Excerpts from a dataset
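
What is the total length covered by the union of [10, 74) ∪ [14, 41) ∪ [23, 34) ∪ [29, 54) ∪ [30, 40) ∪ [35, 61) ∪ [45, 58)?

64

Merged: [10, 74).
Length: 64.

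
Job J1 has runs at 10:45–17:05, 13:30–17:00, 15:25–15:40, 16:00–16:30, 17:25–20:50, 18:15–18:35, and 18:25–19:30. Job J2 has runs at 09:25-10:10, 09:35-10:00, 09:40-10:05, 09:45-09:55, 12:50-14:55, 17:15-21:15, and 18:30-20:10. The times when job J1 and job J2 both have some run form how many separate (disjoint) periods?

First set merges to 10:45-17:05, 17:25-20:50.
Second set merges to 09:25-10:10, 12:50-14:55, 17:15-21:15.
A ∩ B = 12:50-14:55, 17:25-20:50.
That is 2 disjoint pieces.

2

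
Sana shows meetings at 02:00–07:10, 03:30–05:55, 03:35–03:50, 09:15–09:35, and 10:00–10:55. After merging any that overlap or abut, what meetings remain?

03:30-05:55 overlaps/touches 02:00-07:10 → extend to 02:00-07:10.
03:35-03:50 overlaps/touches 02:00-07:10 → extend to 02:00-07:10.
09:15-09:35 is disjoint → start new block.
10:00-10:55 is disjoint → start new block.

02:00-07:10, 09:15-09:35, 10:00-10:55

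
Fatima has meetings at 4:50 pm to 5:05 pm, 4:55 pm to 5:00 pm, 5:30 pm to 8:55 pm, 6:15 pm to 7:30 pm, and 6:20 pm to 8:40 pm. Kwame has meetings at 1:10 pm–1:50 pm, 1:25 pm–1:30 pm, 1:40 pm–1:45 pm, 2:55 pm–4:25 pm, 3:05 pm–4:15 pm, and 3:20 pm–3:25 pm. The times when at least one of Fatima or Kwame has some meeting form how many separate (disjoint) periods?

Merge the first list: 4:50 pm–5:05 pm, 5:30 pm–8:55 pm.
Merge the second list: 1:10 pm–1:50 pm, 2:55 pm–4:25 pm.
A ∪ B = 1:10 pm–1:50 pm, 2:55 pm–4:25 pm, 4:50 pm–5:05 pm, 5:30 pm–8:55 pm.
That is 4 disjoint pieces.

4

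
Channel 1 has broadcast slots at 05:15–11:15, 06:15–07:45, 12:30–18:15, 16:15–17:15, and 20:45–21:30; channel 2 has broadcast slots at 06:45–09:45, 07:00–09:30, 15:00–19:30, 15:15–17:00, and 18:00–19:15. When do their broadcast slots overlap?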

> PROBLEM TO WORK ON
An exact copy of every record above is needed. Write it out word for word.

> SOLUTION FOR THIS PROBLEM
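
What is the total length covered by the union of [10, 74) ∪ [14, 41) ∪ [23, 34) ∪ [29, 54) ∪ [30, 40) ∪ [35, 61) ∪ [45, 58)?

64

Merged: [10, 74).
Length: 64.

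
Job J1 has runs at 10:45–17:05, 13:30–17:00, 15:25–15:40, 16:00–16:30, 17:25–20:50, 18:15–18:35, and 18:25–19:30. Job J2 has runs at 09:25-10:10, 09:35-10:00, 09:40-10:05, 09:45-09:55, 12:50-14:55, 17:15-21:15, and 18:30-20:10. The times when job J1 and job J2 both have some run form how many separate (disjoint) periods?

First set merges to 10:45-17:05, 17:25-20:50.
Second set merges to 09:25-10:10, 12:50-14:55, 17:15-21:15.
A ∩ B = 12:50-14:55, 17:25-20:50.
That is 2 disjoint pieces.

2

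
Sana shows meetings at 02:00–07:10, 03:30–05:55, 03:35–03:50, 09:15–09:35, and 10:00–10:55. After merging any that overlap or abut, what meetings remain?

03:30-05:55 overlaps/touches 02:00-07:10 → extend to 02:00-07:10.
03:35-03:50 overlaps/touches 02:00-07:10 → extend to 02:00-07:10.
09:15-09:35 is disjoint → start new block.
10:00-10:55 is disjoint → start new block.

02:00-07:10, 09:15-09:35, 10:00-10:55

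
Fatima has meetings at 4:50 pm to 5:05 pm, 4:55 pm to 5:00 pm, 5:30 pm to 8:55 pm, 6:15 pm to 7:30 pm, and 6:20 pm to 8:40 pm. Kwame has meetings at 1:10 pm–1:50 pm, 1:25 pm–1:30 pm, 1:40 pm–1:45 pm, 2:55 pm–4:25 pm, 3:05 pm–4:15 pm, and 3:20 pm–3:25 pm. The times when at least one of Fatima or Kwame has some meeting form how many separate (disjoint) periods?

Merge the first list: 4:50 pm–5:05 pm, 5:30 pm–8:55 pm.
Merge the second list: 1:10 pm–1:50 pm, 2:55 pm–4:25 pm.
A ∪ B = 1:10 pm–1:50 pm, 2:55 pm–4:25 pm, 4:50 pm–5:05 pm, 5:30 pm–8:55 pm.
That is 4 disjoint pieces.

4

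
Channel 1 has broadcast slots at 05:15–11:15, 06:15–07:45, 12:30–18:15, 16:15–17:15, and 20:45–21:30; channel 2 has broadcast slots at 06:45–09:45, 07:00–09:30, 15:00–19:30, 15:15–17:00, and 18:00–19:15. When do their broadcast slots overlap?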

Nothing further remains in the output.